PROBLEM DETAILS »
Would you transcribe each of the entries exactly, with nothing added or dropped?

[Saved data entries]
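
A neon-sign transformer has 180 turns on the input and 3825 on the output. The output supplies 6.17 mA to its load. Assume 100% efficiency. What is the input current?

For an ideal transformer I_in/I_out = N_out/N_in, so I_in = 0.00617 × 3825/180 = 0.131 A.

I_in ≈ 0.131 A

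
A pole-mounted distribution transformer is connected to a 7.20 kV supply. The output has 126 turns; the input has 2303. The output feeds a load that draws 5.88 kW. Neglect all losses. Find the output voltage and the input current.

V_out ≈ 394 V, I_in ≈ 0.817 A

V_out = V_in × N_out/N_in = 7200 × 126/2303 = 393.92 V.
I_out = P/V_out = 5880/393.92 = 14.927 A.
I_in = I_out × N_out/N_in = 14.927 × 126/2303 = 0.817 A.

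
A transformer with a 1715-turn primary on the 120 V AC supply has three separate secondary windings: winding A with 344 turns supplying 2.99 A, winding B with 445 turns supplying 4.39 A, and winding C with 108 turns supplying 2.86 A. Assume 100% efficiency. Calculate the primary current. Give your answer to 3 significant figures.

V_A = 120 × 344/1715 = 24.070 V; V_B = 120 × 445/1715 = 31.137 V; V_C = 120 × 108/1715 = 7.5569 V.
P_out = V_A I_A + V_B I_B + V_C I_C = 24.070×2.99 + 31.137×4.39 + 7.5569×2.86 = 71.969 + 136.69 + 21.613 = 230.27 W.
Ideal ⇒ P_in = P_out, so I_p = P_out/V_p = 230.27/120 = 1.92 A.

I_p ≈ 1.92 A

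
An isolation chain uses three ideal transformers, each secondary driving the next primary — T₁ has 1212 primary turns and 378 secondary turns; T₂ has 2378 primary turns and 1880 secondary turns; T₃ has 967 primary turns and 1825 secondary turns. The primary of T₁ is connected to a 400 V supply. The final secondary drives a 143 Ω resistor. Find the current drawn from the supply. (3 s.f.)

Secondary of T₁: V = 400.00 × 378/1212 = 124.75 V.
Secondary of T₂: V = 124.75 × 1880/2378 = 98.627 V.
Secondary of T₃: V = 98.627 × 1825/967 = 186.14 V.
I_load = 186.14/143 = 1.3017 A, so P_out = 186.14 × 1.3017 = 242.29 W.
All ideal ⇒ P_in = P_out, so I_supply = 242.29/400 = 0.606 A.

I_supply ≈ 0.606 A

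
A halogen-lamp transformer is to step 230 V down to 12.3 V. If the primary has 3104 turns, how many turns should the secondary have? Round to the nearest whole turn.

N_s/N_p = V_s/V_p, so N_s = 3104 × 12.3/230 = 166.0 ≈ 166 turns.

N_s = 166 turns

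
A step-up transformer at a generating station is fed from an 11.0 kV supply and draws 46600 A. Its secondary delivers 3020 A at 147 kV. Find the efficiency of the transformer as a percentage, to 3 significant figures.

P_in = 11000 × 46600 = 5.12600×10^8 W.
P_out = 147000 × 3020 = 4.43940×10^8 W.
η = P_out/P_in = 4.43940×10^8/(5.12600×10^8) = 0.866.

η ≈ 86.6%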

TASK OUTPUT »
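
A neon-sign transformer has 180 turns on the input and 3825 on the output. The output supplies 6.17 mA to its load. Assume 100% efficiency. What is the input current?

For an ideal transformer I_in/I_out = N_out/N_in, so I_in = 0.00617 × 3825/180 = 0.131 A.

I_in ≈ 0.131 A

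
A pole-mounted distribution transformer is connected to a 7.20 kV supply. The output has 126 turns; the input has 2303. The output feeds a load that draws 5.88 kW. Neglect all losses. Find the output voltage and the input current.

V_out ≈ 394 V, I_in ≈ 0.817 A

V_out = V_in × N_out/N_in = 7200 × 126/2303 = 393.92 V.
I_out = P/V_out = 5880/393.92 = 14.927 A.
I_in = I_out × N_out/N_in = 14.927 × 126/2303 = 0.817 A.

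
A transformer with a 1715-turn primary on the 120 V AC supply has three separate secondary windings: winding A with 344 turns supplying 2.99 A, winding B with 445 turns supplying 4.39 A, and winding C with 108 turns supplying 2.86 A. Assume 100% efficiency. Calculate the primary current. Give your answer to 3 significant figures.

V_A = 120 × 344/1715 = 24.070 V; V_B = 120 × 445/1715 = 31.137 V; V_C = 120 × 108/1715 = 7.5569 V.
P_out = V_A I_A + V_B I_B + V_C I_C = 24.070×2.99 + 31.137×4.39 + 7.5569×2.86 = 71.969 + 136.69 + 21.613 = 230.27 W.
Ideal ⇒ P_in = P_out, so I_p = P_out/V_p = 230.27/120 = 1.92 A.

I_p ≈ 1.92 A

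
An isolation chain uses three ideal transformers, each secondary driving the next primary — T₁ has 1212 primary turns and 378 secondary turns; T₂ has 2378 primary turns and 1880 secondary turns; T₃ has 967 primary turns and 1825 secondary turns. The primary of T₁ is connected to a 400 V supply. The final secondary drives a 143 Ω resistor. Find the current drawn from the supply. (3 s.f.)

Secondary of T₁: V = 400.00 × 378/1212 = 124.75 V.
Secondary of T₂: V = 124.75 × 1880/2378 = 98.627 V.
Secondary of T₃: V = 98.627 × 1825/967 = 186.14 V.
I_load = 186.14/143 = 1.3017 A, so P_out = 186.14 × 1.3017 = 242.29 W.
All ideal ⇒ P_in = P_out, so I_supply = 242.29/400 = 0.606 A.

I_supply ≈ 0.606 A

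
A halogen-lamp transformer is to step 230 V down to 12.3 V. If the primary has 3104 turns, how many turns should the secondary have? Round to the nearest whole turn.

N_s/N_p = V_s/V_p, so N_s = 3104 × 12.3/230 = 166.0 ≈ 166 turns.

N_s = 166 turns

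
A step-up transformer at a generating station is fed from an 11.0 kV supply and draws 46600 A. Its secondary delivers 3020 A at 147 kV. Find the efficiency of the transformer as a percentage, to 3 significant figures.

P_in = 11000 × 46600 = 5.12600×10^8 W.
P_out = 147000 × 3020 = 4.43940×10^8 W.
η = P_out/P_in = 4.43940×10^8/(5.12600×10^8) = 0.866.

η ≈ 86.6%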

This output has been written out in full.